Write out every line below with no difference at all.

(Dataset entries)
::::::

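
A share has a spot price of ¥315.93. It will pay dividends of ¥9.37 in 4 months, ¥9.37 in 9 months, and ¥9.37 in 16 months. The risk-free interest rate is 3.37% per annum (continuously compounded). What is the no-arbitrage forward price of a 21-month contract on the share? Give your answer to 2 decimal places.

¥306.10

PV(dividends) I = 9.37·e^(−0.0337·4/12) + 9.37·e^(−0.0337·9/12) + 9.37·e^(−0.0337·16/12)
I = 9.2653 + 9.1361 + 8.9583 = 27.3597
F = (S − I)·e^(rT) = (315.93 − 27.3597) · e^(0.0337·21/12)
= 288.5703 · e^0.058975 = 288.5703 × 1.060749 = ¥306.10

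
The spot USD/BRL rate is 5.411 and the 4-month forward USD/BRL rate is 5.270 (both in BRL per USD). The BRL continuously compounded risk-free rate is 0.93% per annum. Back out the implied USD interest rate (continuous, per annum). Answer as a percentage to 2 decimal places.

F = S·e^((r_BRL − r_USD)T) ⇒ r_USD = r_BRL − ln(F/S)/T
ln(5.270/5.411) = -0.026404; /(4/12) = -0.079212
r_USD = 0.0093 + 0.079212 = 0.088512
r_USD = 8.85%

8.85%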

::::::

— Answer to this exercise —
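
A share has a spot price of ¥315.93. It will pay dividends of ¥9.37 in 4 months, ¥9.37 in 9 months, and ¥9.37 in 16 months. The risk-free interest rate is 3.37% per annum (continuously compounded). What is the no-arbitrage forward price of a 21-month contract on the share? Give your answer to 2 decimal places.

¥306.10

PV(dividends) I = 9.37·e^(−0.0337·4/12) + 9.37·e^(−0.0337·9/12) + 9.37·e^(−0.0337·16/12)
I = 9.2653 + 9.1361 + 8.9583 = 27.3597
F = (S − I)·e^(rT) = (315.93 − 27.3597) · e^(0.0337·21/12)
= 288.5703 · e^0.058975 = 288.5703 × 1.060749 = ¥306.10

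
The spot USD/BRL rate is 5.411 and the 4-month forward USD/BRL rate is 5.270 (both in BRL per USD). The BRL continuously compounded risk-free rate is 0.93% per annum. Back out the implied USD interest rate (continuous, per annum). Answer as a percentage to 2 decimal places.

F = S·e^((r_BRL − r_USD)T) ⇒ r_USD = r_BRL − ln(F/S)/T
ln(5.270/5.411) = -0.026404; /(4/12) = -0.079212
r_USD = 0.0093 + 0.079212 = 0.088512
r_USD = 8.85%

8.85%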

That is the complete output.